__Exercise brief__
Reproduce the entries. Match every word.

[Collected data]
☆ ☆ ☆ ☆ ☆ ☆ ☆

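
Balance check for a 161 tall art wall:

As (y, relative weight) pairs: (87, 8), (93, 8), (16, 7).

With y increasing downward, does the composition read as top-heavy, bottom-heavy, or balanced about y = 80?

Σw = 8 + 8 + 7 = 23.
y: (8·87 + 8·93 + 7·16) / 23 = 1552 / 23 ≈ 67.48
Since 67.5 is above (smaller y than) 80, the composition reads top-heavy.

top-heavy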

☆ ☆ ☆ ☆ ☆ ☆ ☆

__Solution to this problem__
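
Balance check for a 161 tall art wall:

As (y, relative weight) pairs: (87, 8), (93, 8), (16, 7).

With y increasing downward, does the composition read as top-heavy, bottom-heavy, or balanced about y = 80?

Σw = 8 + 8 + 7 = 23.
y: (8·87 + 8·93 + 7·16) / 23 = 1552 / 23 ≈ 67.48
Since 67.5 is above (smaller y than) 80, the composition reads top-heavy.

top-heavy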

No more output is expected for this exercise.